What the task asks: Beneath this line are the data; copy exactly the part of them that opens with the line containing "((40 /8 + 76" and closes with the line containing "((8 / 19 + 18", and only that part.

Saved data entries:
==============================
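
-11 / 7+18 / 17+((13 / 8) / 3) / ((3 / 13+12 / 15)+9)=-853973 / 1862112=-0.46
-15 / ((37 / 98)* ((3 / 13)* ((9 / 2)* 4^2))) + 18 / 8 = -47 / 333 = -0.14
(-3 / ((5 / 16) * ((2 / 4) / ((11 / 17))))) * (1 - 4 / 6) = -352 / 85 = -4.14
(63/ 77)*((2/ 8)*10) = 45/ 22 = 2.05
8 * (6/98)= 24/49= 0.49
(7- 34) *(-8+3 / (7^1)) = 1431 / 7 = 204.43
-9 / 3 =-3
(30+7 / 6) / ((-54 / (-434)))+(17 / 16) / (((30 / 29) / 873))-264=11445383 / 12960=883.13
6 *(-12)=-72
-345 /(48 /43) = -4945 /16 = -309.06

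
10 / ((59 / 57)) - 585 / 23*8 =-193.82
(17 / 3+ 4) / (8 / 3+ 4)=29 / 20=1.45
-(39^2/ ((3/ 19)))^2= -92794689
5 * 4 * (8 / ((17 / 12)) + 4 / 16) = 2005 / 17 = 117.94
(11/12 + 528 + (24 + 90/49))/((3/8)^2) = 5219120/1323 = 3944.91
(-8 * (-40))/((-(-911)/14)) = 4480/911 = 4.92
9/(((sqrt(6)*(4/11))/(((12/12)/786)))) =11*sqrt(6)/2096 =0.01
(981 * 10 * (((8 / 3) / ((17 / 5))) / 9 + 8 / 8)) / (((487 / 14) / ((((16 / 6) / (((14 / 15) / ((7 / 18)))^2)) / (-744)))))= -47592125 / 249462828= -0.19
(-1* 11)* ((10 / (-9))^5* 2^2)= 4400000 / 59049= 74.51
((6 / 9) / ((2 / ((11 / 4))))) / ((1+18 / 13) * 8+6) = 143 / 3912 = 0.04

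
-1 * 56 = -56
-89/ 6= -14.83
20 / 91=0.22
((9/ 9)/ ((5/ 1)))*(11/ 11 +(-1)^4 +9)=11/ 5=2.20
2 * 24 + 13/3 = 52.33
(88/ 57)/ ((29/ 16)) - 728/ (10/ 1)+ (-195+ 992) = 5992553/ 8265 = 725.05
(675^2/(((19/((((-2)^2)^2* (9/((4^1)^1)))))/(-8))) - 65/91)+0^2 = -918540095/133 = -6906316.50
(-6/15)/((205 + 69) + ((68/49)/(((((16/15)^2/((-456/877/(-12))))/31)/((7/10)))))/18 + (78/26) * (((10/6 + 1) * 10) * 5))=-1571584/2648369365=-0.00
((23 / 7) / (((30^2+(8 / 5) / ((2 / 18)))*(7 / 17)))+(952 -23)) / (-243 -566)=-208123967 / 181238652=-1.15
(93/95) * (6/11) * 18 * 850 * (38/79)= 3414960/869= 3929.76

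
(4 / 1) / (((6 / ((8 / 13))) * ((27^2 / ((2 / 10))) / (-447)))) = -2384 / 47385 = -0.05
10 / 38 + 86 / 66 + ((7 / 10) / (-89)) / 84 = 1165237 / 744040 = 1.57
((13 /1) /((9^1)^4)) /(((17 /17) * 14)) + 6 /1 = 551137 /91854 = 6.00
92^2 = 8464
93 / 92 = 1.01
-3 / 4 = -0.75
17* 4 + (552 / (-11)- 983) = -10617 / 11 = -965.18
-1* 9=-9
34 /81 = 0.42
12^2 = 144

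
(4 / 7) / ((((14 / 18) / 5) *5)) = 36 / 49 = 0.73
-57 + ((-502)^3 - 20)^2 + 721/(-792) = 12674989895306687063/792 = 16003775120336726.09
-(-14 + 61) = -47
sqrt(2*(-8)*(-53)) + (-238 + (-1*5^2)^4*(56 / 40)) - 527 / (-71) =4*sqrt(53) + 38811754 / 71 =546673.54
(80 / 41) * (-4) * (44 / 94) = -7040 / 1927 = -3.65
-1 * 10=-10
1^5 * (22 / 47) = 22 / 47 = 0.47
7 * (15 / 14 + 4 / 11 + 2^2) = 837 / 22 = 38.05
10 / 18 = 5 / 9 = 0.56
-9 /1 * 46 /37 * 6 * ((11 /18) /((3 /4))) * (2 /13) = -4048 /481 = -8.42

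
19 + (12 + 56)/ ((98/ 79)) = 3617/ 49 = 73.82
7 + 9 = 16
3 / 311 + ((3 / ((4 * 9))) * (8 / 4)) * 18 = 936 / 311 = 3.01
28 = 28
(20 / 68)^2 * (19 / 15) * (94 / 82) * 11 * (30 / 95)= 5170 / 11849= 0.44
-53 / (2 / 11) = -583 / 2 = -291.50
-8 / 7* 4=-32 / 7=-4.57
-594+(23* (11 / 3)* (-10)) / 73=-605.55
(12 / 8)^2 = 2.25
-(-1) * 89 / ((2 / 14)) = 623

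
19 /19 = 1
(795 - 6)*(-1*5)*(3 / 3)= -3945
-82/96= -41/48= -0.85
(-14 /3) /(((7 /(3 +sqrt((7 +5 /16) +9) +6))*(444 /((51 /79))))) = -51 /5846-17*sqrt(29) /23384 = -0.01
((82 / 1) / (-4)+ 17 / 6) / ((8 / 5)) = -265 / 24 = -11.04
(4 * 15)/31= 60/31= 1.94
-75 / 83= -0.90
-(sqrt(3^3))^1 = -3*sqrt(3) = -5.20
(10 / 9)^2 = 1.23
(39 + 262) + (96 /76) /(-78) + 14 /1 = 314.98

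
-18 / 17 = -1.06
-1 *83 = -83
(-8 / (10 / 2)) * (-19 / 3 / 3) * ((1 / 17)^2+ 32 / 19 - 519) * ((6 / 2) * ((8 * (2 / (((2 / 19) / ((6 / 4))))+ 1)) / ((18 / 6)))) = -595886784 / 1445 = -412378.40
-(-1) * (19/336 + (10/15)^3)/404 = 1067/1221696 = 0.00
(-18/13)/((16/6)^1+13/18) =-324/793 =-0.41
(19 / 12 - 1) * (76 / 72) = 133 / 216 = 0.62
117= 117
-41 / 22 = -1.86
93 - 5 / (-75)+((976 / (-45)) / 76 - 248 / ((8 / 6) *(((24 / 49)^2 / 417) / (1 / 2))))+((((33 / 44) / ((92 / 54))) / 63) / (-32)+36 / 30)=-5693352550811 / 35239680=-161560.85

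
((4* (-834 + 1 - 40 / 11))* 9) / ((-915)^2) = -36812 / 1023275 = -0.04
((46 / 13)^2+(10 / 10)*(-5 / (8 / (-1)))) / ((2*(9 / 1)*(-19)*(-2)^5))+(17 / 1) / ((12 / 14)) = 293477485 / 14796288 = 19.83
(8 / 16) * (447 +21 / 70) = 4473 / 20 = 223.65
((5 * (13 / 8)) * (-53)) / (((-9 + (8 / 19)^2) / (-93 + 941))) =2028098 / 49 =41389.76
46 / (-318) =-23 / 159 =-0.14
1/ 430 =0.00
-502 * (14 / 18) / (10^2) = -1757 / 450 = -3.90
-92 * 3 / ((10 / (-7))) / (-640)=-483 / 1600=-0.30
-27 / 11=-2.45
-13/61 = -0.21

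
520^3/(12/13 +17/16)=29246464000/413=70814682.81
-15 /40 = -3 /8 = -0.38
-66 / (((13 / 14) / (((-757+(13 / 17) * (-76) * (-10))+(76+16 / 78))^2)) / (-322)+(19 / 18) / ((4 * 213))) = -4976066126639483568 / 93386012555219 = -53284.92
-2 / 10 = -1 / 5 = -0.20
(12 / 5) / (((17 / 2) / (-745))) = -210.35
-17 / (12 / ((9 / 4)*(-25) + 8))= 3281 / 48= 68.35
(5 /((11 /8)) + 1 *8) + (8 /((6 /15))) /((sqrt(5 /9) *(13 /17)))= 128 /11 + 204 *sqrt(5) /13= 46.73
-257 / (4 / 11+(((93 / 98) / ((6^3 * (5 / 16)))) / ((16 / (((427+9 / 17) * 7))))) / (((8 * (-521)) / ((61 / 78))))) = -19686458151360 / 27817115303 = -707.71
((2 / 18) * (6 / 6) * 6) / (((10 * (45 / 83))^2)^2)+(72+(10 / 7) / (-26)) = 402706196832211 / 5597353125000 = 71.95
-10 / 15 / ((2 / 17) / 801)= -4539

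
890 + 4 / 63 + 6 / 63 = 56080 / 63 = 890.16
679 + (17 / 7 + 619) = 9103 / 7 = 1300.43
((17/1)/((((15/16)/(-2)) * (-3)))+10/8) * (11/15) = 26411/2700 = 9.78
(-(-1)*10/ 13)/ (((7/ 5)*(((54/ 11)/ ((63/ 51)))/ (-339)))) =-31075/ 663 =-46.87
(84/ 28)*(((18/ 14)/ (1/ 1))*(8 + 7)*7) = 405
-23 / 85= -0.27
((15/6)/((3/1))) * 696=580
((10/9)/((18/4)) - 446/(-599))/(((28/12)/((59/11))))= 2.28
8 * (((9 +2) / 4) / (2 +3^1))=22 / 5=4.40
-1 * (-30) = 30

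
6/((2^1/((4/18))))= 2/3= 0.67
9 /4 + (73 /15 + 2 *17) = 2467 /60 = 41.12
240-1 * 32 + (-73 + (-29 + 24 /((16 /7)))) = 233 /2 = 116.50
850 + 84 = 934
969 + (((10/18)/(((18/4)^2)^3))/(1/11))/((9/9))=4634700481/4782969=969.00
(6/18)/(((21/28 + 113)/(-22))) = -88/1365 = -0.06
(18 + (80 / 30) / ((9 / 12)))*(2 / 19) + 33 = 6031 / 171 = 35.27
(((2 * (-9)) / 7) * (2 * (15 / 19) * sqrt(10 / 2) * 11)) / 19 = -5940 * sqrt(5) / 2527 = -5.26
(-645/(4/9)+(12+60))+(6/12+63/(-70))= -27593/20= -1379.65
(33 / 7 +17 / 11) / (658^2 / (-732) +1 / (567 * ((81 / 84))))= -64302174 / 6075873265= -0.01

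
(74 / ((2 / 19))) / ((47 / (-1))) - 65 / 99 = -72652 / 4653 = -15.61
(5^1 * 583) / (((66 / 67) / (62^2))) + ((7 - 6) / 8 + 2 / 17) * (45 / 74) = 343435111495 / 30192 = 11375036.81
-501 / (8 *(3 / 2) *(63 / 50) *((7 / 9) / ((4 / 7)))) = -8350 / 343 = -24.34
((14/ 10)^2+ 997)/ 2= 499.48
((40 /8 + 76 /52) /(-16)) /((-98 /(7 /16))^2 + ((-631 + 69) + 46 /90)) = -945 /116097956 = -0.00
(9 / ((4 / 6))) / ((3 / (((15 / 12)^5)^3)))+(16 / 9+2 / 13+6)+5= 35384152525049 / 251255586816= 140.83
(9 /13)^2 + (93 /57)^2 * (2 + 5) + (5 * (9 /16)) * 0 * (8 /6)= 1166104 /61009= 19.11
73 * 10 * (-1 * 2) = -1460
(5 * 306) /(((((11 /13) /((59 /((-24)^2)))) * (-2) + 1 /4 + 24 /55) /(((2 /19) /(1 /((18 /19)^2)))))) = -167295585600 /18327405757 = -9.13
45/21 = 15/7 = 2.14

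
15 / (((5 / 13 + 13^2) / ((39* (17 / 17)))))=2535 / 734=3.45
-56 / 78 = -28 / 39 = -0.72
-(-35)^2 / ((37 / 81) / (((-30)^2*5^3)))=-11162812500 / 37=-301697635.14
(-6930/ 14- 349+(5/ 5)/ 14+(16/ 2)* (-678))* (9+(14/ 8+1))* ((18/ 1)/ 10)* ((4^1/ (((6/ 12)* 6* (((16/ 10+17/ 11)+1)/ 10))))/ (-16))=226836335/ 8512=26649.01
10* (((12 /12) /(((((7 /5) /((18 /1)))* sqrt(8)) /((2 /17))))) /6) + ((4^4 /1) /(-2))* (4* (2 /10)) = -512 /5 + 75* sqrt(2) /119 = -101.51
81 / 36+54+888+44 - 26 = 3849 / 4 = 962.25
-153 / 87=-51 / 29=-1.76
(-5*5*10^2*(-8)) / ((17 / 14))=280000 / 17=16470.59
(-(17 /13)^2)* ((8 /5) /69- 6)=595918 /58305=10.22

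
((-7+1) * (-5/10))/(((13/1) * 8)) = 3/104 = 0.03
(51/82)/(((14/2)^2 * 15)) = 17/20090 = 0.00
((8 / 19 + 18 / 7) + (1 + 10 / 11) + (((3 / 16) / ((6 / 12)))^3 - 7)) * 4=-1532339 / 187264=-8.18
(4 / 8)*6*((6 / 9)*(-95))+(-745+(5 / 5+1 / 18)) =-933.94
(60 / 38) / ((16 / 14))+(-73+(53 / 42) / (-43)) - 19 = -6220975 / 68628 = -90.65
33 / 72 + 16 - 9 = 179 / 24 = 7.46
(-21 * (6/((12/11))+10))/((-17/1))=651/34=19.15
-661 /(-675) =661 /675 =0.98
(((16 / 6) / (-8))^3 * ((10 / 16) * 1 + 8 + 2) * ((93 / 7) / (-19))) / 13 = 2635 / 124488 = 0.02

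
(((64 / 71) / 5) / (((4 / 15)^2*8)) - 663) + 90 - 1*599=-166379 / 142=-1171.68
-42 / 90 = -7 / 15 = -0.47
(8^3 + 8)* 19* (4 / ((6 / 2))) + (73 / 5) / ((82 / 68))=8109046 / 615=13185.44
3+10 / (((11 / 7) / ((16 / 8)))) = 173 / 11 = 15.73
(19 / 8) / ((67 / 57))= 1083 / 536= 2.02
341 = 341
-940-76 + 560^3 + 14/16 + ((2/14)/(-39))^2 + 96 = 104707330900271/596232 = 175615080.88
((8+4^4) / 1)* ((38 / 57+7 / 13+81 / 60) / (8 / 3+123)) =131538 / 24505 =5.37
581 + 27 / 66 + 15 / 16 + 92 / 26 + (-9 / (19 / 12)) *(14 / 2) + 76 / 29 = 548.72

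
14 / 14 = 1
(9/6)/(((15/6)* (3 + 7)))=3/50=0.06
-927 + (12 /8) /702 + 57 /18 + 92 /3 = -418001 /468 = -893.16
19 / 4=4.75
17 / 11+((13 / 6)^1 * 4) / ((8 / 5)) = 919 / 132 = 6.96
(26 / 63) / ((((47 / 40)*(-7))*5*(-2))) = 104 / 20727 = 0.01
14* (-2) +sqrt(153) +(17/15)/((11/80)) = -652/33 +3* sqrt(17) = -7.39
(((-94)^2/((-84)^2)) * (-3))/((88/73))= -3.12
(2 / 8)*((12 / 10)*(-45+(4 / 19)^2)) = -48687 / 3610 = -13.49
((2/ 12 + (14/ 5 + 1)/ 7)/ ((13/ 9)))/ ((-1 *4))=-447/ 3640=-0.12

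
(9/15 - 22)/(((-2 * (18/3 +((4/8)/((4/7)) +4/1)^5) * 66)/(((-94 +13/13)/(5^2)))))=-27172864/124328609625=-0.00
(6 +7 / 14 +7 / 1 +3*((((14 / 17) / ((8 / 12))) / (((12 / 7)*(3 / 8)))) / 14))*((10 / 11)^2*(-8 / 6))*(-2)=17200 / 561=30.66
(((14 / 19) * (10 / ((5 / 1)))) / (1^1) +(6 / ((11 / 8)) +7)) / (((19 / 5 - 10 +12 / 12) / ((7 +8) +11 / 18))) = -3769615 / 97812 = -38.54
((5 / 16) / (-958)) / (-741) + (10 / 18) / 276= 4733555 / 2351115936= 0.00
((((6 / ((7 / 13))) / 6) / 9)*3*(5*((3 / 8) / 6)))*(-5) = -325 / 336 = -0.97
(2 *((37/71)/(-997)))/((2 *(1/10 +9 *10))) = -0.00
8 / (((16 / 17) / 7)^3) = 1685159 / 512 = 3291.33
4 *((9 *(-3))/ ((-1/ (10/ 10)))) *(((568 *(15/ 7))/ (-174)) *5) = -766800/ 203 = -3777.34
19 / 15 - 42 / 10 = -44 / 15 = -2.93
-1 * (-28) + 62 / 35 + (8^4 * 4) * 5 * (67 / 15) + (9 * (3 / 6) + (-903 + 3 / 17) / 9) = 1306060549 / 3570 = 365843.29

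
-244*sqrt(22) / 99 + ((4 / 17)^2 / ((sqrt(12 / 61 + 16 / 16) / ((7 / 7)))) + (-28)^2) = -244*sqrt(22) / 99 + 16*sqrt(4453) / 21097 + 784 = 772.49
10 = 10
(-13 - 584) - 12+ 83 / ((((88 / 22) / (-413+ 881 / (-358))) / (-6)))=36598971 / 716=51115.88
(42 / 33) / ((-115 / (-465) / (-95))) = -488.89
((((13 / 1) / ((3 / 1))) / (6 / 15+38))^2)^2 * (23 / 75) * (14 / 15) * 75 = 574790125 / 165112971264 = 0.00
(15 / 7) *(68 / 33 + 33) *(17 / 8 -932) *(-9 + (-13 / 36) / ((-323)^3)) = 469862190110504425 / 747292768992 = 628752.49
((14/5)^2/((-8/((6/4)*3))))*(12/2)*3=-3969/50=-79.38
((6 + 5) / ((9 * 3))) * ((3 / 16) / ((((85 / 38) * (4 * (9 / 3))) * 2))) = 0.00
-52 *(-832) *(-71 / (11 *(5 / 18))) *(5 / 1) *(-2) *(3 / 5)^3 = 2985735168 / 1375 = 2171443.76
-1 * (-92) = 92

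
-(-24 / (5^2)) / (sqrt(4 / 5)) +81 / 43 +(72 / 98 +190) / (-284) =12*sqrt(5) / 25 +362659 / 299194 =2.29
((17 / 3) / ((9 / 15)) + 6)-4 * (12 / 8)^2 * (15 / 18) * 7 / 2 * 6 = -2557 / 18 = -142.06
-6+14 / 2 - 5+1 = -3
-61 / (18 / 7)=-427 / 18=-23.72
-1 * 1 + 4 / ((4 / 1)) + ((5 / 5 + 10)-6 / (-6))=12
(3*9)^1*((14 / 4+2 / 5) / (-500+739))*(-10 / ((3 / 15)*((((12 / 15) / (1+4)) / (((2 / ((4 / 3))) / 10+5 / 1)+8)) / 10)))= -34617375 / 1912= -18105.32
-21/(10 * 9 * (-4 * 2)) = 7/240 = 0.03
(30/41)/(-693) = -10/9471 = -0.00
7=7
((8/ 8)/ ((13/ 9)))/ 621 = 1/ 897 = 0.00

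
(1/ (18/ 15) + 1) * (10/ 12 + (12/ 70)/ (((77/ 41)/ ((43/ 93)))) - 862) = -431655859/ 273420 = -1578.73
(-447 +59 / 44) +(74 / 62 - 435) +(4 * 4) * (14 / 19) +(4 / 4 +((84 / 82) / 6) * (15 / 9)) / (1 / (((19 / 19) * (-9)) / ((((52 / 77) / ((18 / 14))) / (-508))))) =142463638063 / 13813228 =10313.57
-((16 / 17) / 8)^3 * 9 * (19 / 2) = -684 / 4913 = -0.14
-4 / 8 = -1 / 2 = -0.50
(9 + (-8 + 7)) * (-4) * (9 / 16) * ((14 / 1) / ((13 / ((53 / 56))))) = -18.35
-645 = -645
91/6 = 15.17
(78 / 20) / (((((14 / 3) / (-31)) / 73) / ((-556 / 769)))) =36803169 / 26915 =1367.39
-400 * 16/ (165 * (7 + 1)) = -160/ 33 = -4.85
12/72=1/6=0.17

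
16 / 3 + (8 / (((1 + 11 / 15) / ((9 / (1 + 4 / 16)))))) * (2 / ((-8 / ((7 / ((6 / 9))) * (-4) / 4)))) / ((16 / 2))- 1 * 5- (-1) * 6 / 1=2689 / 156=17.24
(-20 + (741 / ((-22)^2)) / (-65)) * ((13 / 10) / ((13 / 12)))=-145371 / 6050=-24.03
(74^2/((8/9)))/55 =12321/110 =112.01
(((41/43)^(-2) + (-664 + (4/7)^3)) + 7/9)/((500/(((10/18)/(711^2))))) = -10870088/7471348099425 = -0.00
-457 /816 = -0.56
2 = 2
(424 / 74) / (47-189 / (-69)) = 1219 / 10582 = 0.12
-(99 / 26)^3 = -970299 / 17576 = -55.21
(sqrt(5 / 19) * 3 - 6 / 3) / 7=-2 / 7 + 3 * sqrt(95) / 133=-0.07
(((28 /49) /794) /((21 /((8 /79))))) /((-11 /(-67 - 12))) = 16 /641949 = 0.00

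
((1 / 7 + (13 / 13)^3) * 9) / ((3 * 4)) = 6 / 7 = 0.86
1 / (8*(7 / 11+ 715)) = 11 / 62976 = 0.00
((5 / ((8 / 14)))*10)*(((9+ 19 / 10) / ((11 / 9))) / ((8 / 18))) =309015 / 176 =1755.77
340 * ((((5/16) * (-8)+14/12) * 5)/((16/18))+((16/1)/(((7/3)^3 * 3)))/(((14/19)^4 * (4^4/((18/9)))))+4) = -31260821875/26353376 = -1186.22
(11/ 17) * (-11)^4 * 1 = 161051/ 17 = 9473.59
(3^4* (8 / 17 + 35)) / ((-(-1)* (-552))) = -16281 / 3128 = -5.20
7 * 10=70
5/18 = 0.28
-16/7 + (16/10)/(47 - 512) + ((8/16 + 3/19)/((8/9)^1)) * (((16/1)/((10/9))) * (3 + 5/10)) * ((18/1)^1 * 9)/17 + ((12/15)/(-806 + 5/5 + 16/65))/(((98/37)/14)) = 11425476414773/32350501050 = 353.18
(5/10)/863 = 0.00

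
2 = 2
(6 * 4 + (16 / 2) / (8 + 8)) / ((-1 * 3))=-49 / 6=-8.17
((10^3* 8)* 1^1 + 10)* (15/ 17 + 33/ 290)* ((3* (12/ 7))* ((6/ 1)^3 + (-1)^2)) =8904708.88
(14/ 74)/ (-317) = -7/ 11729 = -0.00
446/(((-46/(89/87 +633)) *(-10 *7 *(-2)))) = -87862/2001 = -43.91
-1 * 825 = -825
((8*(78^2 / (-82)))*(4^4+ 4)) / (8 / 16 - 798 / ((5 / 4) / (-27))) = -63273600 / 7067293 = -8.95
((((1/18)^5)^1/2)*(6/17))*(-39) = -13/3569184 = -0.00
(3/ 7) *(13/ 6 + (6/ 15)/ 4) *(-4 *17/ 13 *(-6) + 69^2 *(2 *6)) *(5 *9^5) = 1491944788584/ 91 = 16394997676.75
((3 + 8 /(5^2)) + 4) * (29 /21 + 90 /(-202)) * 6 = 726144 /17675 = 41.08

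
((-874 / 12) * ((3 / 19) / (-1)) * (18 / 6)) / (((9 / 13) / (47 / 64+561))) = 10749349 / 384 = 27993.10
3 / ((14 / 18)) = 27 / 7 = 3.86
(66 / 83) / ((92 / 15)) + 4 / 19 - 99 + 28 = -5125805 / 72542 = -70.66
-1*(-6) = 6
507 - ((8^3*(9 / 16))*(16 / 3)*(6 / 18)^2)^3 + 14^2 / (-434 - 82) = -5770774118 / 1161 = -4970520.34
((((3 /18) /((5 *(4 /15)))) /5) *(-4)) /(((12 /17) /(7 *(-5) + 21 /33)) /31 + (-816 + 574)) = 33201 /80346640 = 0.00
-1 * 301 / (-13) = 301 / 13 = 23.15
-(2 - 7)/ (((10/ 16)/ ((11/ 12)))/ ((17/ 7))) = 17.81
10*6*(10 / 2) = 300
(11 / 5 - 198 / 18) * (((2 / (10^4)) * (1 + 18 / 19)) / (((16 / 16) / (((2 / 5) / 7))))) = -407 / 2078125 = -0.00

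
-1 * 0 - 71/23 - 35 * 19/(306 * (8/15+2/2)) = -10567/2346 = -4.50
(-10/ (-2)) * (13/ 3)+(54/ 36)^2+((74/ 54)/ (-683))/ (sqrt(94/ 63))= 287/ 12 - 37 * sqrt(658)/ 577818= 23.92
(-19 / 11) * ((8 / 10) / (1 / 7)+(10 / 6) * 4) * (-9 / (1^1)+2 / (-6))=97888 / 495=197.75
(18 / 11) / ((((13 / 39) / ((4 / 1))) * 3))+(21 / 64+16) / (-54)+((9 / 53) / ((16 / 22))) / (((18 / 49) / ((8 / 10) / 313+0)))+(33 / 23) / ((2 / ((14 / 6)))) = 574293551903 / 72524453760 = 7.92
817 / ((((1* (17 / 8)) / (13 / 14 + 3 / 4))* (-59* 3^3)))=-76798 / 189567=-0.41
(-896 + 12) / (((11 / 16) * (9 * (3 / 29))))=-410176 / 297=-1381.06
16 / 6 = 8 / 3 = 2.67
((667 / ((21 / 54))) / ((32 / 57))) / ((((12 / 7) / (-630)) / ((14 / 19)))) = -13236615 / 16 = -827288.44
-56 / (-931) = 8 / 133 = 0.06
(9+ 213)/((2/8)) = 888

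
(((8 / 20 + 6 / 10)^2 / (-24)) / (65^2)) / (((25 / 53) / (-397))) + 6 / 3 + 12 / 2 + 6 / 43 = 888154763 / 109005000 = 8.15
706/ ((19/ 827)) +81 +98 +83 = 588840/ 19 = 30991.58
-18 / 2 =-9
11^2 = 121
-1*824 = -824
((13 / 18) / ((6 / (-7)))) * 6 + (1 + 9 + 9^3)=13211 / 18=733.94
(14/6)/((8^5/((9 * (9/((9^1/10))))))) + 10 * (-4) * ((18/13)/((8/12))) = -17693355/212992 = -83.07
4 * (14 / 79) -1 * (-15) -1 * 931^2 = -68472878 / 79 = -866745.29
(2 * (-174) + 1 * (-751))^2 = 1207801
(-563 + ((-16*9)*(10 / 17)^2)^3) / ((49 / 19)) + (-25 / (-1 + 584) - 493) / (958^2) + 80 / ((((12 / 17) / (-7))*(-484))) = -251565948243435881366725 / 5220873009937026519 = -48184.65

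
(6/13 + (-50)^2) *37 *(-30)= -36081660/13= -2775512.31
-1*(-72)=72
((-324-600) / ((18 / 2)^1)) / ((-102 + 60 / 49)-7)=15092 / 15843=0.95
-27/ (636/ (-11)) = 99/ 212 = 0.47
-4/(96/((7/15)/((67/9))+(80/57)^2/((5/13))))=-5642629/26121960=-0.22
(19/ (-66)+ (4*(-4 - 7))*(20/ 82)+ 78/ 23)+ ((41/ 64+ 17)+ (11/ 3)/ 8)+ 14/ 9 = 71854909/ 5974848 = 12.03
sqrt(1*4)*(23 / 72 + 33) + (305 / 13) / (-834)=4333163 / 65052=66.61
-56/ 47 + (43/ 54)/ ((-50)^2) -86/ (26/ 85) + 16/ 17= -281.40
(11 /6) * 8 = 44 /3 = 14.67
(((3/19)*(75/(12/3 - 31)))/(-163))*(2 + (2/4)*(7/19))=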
==============================
Response for this exercise:
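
((40 /8 + 76 /52) /(-16)) /((-98 /(7 /16))^2 + ((-631 + 69) + 46 /90)) = -945 /116097956 = -0.00
(9 / ((4 / 6))) / ((3 / (((15 / 12)^5)^3)))+(16 / 9+2 / 13+6)+5= 35384152525049 / 251255586816= 140.83
(9 /13)^2 + (93 /57)^2 * (2 + 5) + (5 * (9 /16)) * 0 * (8 /6)= 1166104 /61009= 19.11
73 * 10 * (-1 * 2) = -1460
(5 * 306) /(((((11 /13) /((59 /((-24)^2)))) * (-2) + 1 /4 + 24 /55) /(((2 /19) /(1 /((18 /19)^2)))))) = -167295585600 /18327405757 = -9.13
45/21 = 15/7 = 2.14

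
15 / (((5 / 13 + 13^2) / ((39* (17 / 17)))))=2535 / 734=3.45
-56 / 78 = -28 / 39 = -0.72
-(-35)^2 / ((37 / 81) / (((-30)^2*5^3)))=-11162812500 / 37=-301697635.14
(-6930/ 14- 349+(5/ 5)/ 14+(16/ 2)* (-678))* (9+(14/ 8+1))* ((18/ 1)/ 10)* ((4^1/ (((6/ 12)* 6* (((16/ 10+17/ 11)+1)/ 10))))/ (-16))=226836335/ 8512=26649.01
10* (((12 /12) /(((((7 /5) /((18 /1)))* sqrt(8)) /((2 /17))))) /6) + ((4^4 /1) /(-2))* (4* (2 /10)) = -512 /5 + 75* sqrt(2) /119 = -101.51
81 / 36+54+888+44 - 26 = 3849 / 4 = 962.25
-153 / 87=-51 / 29=-1.76
(-5*5*10^2*(-8)) / ((17 / 14))=280000 / 17=16470.59
(-(17 /13)^2)* ((8 /5) /69- 6)=595918 /58305=10.22

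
((-7+1) * (-5/10))/(((13/1) * 8)) = 3/104 = 0.03
(51/82)/(((14/2)^2 * 15)) = 17/20090 = 0.00
((8 / 19 + 18 / 7) + (1 + 10 / 11) + (((3 / 16) / ((6 / 12)))^3 - 7)) * 4=-1532339 / 187264=-8.18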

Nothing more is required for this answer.